#### [AIM OF THE EXERCISE]
In the records below, take the line containing "A Z-section is" and reproduce it and every subsequent line exactly, adding nothing.

#### [Source data]
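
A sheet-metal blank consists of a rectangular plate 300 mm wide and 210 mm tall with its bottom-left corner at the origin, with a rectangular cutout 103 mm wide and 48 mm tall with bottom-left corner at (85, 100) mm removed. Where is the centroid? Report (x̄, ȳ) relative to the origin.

plate: A = 300 × 210 = 63000.00, centroid at (150.00, 105.00).
hole: A = −(103 × 48) = -4944.00, centroid at (136.50, 124.00).
ΣA = 58056.00 mm², ΣAx̄ = 8775144.00 mm³, ΣAȳ = 6001944.00 mm³.
x̄ = 8775144.00/58056.00 = 151.15 mm; ȳ = 6001944.00/58056.00 = 103.38 mm.

x̄ = 151.15 mm, ȳ = 103.38 mm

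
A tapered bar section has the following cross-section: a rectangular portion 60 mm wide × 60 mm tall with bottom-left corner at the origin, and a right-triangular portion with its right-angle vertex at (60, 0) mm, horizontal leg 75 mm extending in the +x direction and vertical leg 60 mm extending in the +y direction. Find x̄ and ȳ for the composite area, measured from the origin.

x̄ = 51.15 mm, ȳ = 26.15 mm

Part | A | x̄ᵢ | ȳᵢ | A·x̄ᵢ | A·ȳᵢ
rectangular portion | 3600.00 | 30.00 | 30.00 | 108000.00 | 108000.00
triangular portion | 2250.00 | 85.00 | 20.00 | 191250.00 | 45000.00
Σ | 5850.00 |  |  | 299250.00 | 153000.00
x̄ = 299250.00 / 5850.00 = 51.15 mm
ȳ = 153000.00 / 5850.00 = 26.15 mm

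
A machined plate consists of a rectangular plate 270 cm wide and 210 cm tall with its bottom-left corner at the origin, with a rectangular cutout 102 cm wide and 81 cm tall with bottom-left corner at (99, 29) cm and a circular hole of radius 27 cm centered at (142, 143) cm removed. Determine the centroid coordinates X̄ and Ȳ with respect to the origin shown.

Part | A | x̄ᵢ | ȳᵢ | A·x̄ᵢ | A·ȳᵢ
plate | 56700.00 | 135.00 | 105.00 | 7654500.00 | 5953500.00
hole 1 | -8262.00 | 150.00 | 69.50 | -1239300.00 | -574209.00
hole 2 | -2290.22 | 142.00 | 143.00 | -325211.39 | -327501.61
Σ | 46147.78 |  |  | 6089988.61 | 5051789.39
X̄ = 6089988.61 / 46147.78 = 131.97 cm
Ȳ = 5051789.39 / 46147.78 = 109.47 cm

X̄ = 131.97 cm, Ȳ = 109.47 cm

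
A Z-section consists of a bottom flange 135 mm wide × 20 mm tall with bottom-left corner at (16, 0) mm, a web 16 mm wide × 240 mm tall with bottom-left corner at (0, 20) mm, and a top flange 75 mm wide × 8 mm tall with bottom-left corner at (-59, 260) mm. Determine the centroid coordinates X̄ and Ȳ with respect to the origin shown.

X̄ = 34.07 mm, Ȳ = 101.26 mm

Part | A | x̄ᵢ | ȳᵢ | A·x̄ᵢ | A·ȳᵢ
bottom flange | 2700.00 | 83.50 | 10.00 | 225450.00 | 27000.00
web | 3840.00 | 8.00 | 140.00 | 30720.00 | 537600.00
top flange | 600.00 | -21.50 | 264.00 | -12900.00 | 158400.00
Σ | 7140.00 |  |  | 243270.00 | 723000.00
X̄ = 243270.00 / 7140.00 = 34.07 mm
Ȳ = 723000.00 / 7140.00 = 101.26 mm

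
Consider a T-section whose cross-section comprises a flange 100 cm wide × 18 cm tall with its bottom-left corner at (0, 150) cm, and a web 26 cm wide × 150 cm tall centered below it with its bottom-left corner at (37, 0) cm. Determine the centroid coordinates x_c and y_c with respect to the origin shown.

web: A = 26 × 150 = 3900.00, centroid at (50.00, 75.00).
flange: A = 100 × 18 = 1800.00, centroid at (50.00, 159.00).
ΣA = 5700.00 cm²
ΣAx_c = (3900.00)(50.00) + (1800.00)(50.00) = 285000.00 cm³
ΣAy_c = (3900.00)(75.00) + (1800.00)(159.00) = 578700.00 cm³
x_c = 285000.00 / 5700.00 = 50.00 cm
y_c = 578700.00 / 5700.00 = 101.53 cm

x_c = 50.00 cm, y_c = 101.53 cm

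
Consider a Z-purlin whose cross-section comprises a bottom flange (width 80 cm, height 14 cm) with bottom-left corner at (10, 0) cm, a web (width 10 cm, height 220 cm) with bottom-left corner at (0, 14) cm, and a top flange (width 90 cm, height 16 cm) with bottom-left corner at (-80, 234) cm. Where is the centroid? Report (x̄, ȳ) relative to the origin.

x̄ = 3.49 cm, ȳ = 132.17 cm

bottom flange: A = 80 × 14 = 1120.00, centroid at (50.00, 7.00).
web: A = 10 × 220 = 2200.00, centroid at (5.00, 124.00).
top flange: A = 90 × 16 = 1440.00, centroid at (-35.00, 242.00).
ΣA = 4760.00 cm²
ΣAx̄ = (1120.00)(50.00) + (2200.00)(5.00) + (1440.00)(-35.00) = 16600.00 cm³
ΣAȳ = (1120.00)(7.00) + (2200.00)(124.00) + (1440.00)(242.00) = 629120.00 cm³
x̄ = 16600.00 / 4760.00 = 3.49 cm
ȳ = 629120.00 / 4760.00 = 132.17 cm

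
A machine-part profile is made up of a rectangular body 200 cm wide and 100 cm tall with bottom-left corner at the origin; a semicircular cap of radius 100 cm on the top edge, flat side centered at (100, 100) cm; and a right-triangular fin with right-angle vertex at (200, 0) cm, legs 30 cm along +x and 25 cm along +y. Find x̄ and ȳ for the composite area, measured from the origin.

x̄ = 101.14 cm, ȳ = 89.81 cm

rectangular body: A = 200 × 100 = 20000.00, centroid at (100.00, 50.00).
semicircular top: A = ½π·100² = 15707.96, centroid at (100.00, 142.44).
triangular fin: A = ½·30·25 = 375.00, centroid at (210.00, 8.33).
ΣA = 36082.96 cm²
ΣAx̄ = (20000.00)(100.00) + (15707.96)(100.00) + (375.00)(210.00) = 3649546.33 cm³
ΣAȳ = (20000.00)(50.00) + (15707.96)(142.44) + (375.00)(8.33) = 3240587.99 cm³
x̄ = 3649546.33 / 36082.96 = 101.14 cm
ȳ = 3240587.99 / 36082.96 = 89.81 cm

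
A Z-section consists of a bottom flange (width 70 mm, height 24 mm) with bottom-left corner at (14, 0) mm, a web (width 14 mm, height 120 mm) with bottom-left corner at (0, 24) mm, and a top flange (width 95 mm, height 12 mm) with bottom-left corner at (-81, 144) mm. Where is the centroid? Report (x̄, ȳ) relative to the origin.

x̄ = 12.42 mm, ȳ = 73.84 mm

bottom flange: A = 70 × 24 = 1680.00, centroid at (49.00, 12.00).
web: A = 14 × 120 = 1680.00, centroid at (7.00, 84.00).
top flange: A = 95 × 12 = 1140.00, centroid at (-33.50, 150.00).
ΣA = 4500.00 mm²
ΣAx̄ = (1680.00)(49.00) + (1680.00)(7.00) + (1140.00)(-33.50) = 55890.00 mm³
ΣAȳ = (1680.00)(12.00) + (1680.00)(84.00) + (1140.00)(150.00) = 332280.00 mm³
x̄ = 55890.00 / 4500.00 = 12.42 mm
ȳ = 332280.00 / 4500.00 = 73.84 mm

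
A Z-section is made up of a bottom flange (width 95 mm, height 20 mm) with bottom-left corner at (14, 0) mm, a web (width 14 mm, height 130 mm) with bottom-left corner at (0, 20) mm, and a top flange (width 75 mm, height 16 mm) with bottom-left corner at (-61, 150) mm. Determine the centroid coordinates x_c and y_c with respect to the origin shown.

x_c = 20.61 mm, y_c = 73.84 mm

bottom flange: A = 95 × 20 = 1900.00, centroid at (61.50, 10.00).
web: A = 14 × 130 = 1820.00, centroid at (7.00, 85.00).
top flange: A = 75 × 16 = 1200.00, centroid at (-23.50, 158.00).
ΣA = 4920.00 mm²
ΣAx_c = (1900.00)(61.50) + (1820.00)(7.00) + (1200.00)(-23.50) = 101390.00 mm³
ΣAy_c = (1900.00)(10.00) + (1820.00)(85.00) + (1200.00)(158.00) = 363300.00 mm³
x_c = 101390.00 / 4920.00 = 20.61 mm
y_c = 363300.00 / 4920.00 = 73.84 mm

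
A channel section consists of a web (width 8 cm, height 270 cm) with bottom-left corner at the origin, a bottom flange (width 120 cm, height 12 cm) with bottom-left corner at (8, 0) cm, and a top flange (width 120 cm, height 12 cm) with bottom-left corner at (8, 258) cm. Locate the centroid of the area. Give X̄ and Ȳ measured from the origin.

web: A = 8 × 270 = 2160.00, centroid at (4.00, 135.00).
bottom flange: A = 120 × 12 = 1440.00, centroid at (68.00, 6.00).
top flange: A = 120 × 12 = 1440.00, centroid at (68.00, 264.00).
ΣA = 5040.00 cm², ΣAX̄ = 204480.00 cm³, ΣAȲ = 680400.00 cm³.
X̄ = 204480.00/5040.00 = 40.57 cm; Ȳ = 680400.00/5040.00 = 135.00 cm.

X̄ = 40.57 cm, Ȳ = 135.00 cm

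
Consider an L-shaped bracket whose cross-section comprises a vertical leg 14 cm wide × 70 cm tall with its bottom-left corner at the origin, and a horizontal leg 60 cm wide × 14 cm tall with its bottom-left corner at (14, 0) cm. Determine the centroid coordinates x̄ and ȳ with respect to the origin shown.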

#### [PROBLEM SOLUTION]
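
A Z-section is made up of a bottom flange (width 95 mm, height 20 mm) with bottom-left corner at (14, 0) mm, a web (width 14 mm, height 130 mm) with bottom-left corner at (0, 20) mm, and a top flange (width 75 mm, height 16 mm) with bottom-left corner at (-61, 150) mm. Determine the centroid coordinates x_c and y_c with respect to the origin shown.

x_c = 20.61 mm, y_c = 73.84 mm

bottom flange: A = 95 × 20 = 1900.00, centroid at (61.50, 10.00).
web: A = 14 × 130 = 1820.00, centroid at (7.00, 85.00).
top flange: A = 75 × 16 = 1200.00, centroid at (-23.50, 158.00).
ΣA = 4920.00 mm²
ΣAx_c = (1900.00)(61.50) + (1820.00)(7.00) + (1200.00)(-23.50) = 101390.00 mm³
ΣAy_c = (1900.00)(10.00) + (1820.00)(85.00) + (1200.00)(158.00) = 363300.00 mm³
x_c = 101390.00 / 4920.00 = 20.61 mm
y_c = 363300.00 / 4920.00 = 73.84 mm

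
A channel section consists of a web (width 8 cm, height 270 cm) with bottom-left corner at the origin, a bottom flange (width 120 cm, height 12 cm) with bottom-left corner at (8, 0) cm, and a top flange (width 120 cm, height 12 cm) with bottom-left corner at (8, 258) cm. Locate the centroid of the area. Give X̄ and Ȳ measured from the origin.

web: A = 8 × 270 = 2160.00, centroid at (4.00, 135.00).
bottom flange: A = 120 × 12 = 1440.00, centroid at (68.00, 6.00).
top flange: A = 120 × 12 = 1440.00, centroid at (68.00, 264.00).
ΣA = 5040.00 cm², ΣAX̄ = 204480.00 cm³, ΣAȲ = 680400.00 cm³.
X̄ = 204480.00/5040.00 = 40.57 cm; Ȳ = 680400.00/5040.00 = 135.00 cm.

X̄ = 40.57 cm, Ȳ = 135.00 cm

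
Consider an L-shaped bracket whose cross-section comprises a vertical leg 14 cm wide × 70 cm tall with its bottom-left corner at the origin, and a horizontal leg 60 cm wide × 14 cm tall with its bottom-left corner at (14, 0) cm. Determine the centroid coordinates x̄ and ȳ with respect to the origin shown.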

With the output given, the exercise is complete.